• Exercise aim
Every line below needs to be returned exactly as written.

Source data
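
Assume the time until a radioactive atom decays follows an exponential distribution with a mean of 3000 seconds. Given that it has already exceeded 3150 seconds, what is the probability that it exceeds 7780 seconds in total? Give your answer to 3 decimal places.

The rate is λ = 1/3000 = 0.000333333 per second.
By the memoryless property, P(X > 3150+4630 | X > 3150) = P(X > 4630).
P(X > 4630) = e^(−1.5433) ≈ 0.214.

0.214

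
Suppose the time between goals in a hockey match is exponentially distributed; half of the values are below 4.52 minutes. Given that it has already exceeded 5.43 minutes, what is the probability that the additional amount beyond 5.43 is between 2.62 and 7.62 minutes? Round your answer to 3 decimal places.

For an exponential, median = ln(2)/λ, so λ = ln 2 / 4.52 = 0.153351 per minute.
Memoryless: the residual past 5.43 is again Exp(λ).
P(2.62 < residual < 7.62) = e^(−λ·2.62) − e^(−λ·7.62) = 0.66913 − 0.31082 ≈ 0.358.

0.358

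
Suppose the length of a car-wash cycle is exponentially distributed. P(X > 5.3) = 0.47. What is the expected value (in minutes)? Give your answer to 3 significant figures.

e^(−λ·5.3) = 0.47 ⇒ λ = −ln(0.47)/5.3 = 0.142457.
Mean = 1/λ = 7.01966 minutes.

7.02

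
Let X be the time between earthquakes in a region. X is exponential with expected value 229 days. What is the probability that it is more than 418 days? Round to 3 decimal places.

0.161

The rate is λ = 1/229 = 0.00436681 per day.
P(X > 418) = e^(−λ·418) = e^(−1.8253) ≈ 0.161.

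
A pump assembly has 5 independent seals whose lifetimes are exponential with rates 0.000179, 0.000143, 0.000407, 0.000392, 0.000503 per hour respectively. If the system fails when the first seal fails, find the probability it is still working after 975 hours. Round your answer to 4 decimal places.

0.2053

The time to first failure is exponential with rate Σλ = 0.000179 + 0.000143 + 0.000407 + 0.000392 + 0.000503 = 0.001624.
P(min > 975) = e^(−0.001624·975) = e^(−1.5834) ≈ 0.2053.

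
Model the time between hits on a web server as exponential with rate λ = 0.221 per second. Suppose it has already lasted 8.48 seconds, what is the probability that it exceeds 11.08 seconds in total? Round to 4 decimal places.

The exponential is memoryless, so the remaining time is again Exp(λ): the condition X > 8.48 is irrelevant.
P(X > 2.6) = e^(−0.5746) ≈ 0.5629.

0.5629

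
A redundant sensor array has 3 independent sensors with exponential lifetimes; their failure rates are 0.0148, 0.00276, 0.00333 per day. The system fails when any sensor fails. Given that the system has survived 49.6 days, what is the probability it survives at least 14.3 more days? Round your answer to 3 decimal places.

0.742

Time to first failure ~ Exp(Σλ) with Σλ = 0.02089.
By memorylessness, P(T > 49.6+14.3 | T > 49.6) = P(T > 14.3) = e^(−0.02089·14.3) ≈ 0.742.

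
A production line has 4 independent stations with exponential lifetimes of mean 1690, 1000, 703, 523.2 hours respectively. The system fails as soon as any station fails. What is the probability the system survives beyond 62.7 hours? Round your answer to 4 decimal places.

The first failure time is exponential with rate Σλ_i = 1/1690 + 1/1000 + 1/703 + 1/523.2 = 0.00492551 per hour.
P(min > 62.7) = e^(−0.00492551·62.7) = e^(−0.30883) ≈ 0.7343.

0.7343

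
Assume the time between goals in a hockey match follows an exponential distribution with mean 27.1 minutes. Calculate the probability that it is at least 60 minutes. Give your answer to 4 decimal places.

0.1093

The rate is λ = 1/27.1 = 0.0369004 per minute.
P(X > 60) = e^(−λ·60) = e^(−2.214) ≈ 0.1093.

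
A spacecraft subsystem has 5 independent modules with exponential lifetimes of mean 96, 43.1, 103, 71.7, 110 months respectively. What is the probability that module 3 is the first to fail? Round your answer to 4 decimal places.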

• Exercise answer
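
Assume the time until a radioactive atom decays follows an exponential distribution with a mean of 3000 seconds. Given that it has already exceeded 3150 seconds, what is the probability that it exceeds 7780 seconds in total? Give your answer to 3 decimal places.

The rate is λ = 1/3000 = 0.000333333 per second.
By the memoryless property, P(X > 3150+4630 | X > 3150) = P(X > 4630).
P(X > 4630) = e^(−1.5433) ≈ 0.214.

0.214

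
Suppose the time between goals in a hockey match is exponentially distributed; half of the values are below 4.52 minutes. Given that it has already exceeded 5.43 minutes, what is the probability that the additional amount beyond 5.43 is between 2.62 and 7.62 minutes? Round your answer to 3 decimal places.

For an exponential, median = ln(2)/λ, so λ = ln 2 / 4.52 = 0.153351 per minute.
Memoryless: the residual past 5.43 is again Exp(λ).
P(2.62 < residual < 7.62) = e^(−λ·2.62) − e^(−λ·7.62) = 0.66913 − 0.31082 ≈ 0.358.

0.358

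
Suppose the length of a car-wash cycle is exponentially distributed. P(X > 5.3) = 0.47. What is the expected value (in minutes)? Give your answer to 3 significant figures.

e^(−λ·5.3) = 0.47 ⇒ λ = −ln(0.47)/5.3 = 0.142457.
Mean = 1/λ = 7.01966 minutes.

7.02

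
Let X be the time between earthquakes in a region. X is exponential with expected value 229 days. What is the probability that it is more than 418 days? Round to 3 decimal places.

0.161

The rate is λ = 1/229 = 0.00436681 per day.
P(X > 418) = e^(−λ·418) = e^(−1.8253) ≈ 0.161.

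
A pump assembly has 5 independent seals whose lifetimes are exponential with rates 0.000179, 0.000143, 0.000407, 0.000392, 0.000503 per hour respectively. If the system fails when the first seal fails, find the probability it is still working after 975 hours. Round your answer to 4 decimal places.

0.2053

The time to first failure is exponential with rate Σλ = 0.000179 + 0.000143 + 0.000407 + 0.000392 + 0.000503 = 0.001624.
P(min > 975) = e^(−0.001624·975) = e^(−1.5834) ≈ 0.2053.

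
Model the time between hits on a web server as exponential with rate λ = 0.221 per second. Suppose it has already lasted 8.48 seconds, what is the probability that it exceeds 11.08 seconds in total? Round to 4 decimal places.

The exponential is memoryless, so the remaining time is again Exp(λ): the condition X > 8.48 is irrelevant.
P(X > 2.6) = e^(−0.5746) ≈ 0.5629.

0.5629

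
A redundant sensor array has 3 independent sensors with exponential lifetimes; their failure rates are 0.0148, 0.00276, 0.00333 per day. The system fails when any sensor fails. Given that the system has survived 49.6 days, what is the probability it survives at least 14.3 more days? Round your answer to 3 decimal places.

0.742

Time to first failure ~ Exp(Σλ) with Σλ = 0.02089.
By memorylessness, P(T > 49.6+14.3 | T > 49.6) = P(T > 14.3) = e^(−0.02089·14.3) ≈ 0.742.

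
A production line has 4 independent stations with exponential lifetimes of mean 1690, 1000, 703, 523.2 hours respectively. The system fails as soon as any station fails. What is the probability the system survives beyond 62.7 hours? Round your answer to 4 decimal places.

The first failure time is exponential with rate Σλ_i = 1/1690 + 1/1000 + 1/703 + 1/523.2 = 0.00492551 per hour.
P(min > 62.7) = e^(−0.00492551·62.7) = e^(−0.30883) ≈ 0.7343.

0.7343

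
Assume the time between goals in a hockey match follows an exponential distribution with mean 27.1 minutes. Calculate the probability that it is at least 60 minutes. Give your answer to 4 decimal places.

0.1093

The rate is λ = 1/27.1 = 0.0369004 per minute.
P(X > 60) = e^(−λ·60) = e^(−2.214) ≈ 0.1093.

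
A spacecraft subsystem has 5 independent modules with exponential lifetimes of mean 96, 43.1, 103, 71.7, 110 months respectively. What is the probability that module 3 is the first to fail? Round your answer to 4 decimal places.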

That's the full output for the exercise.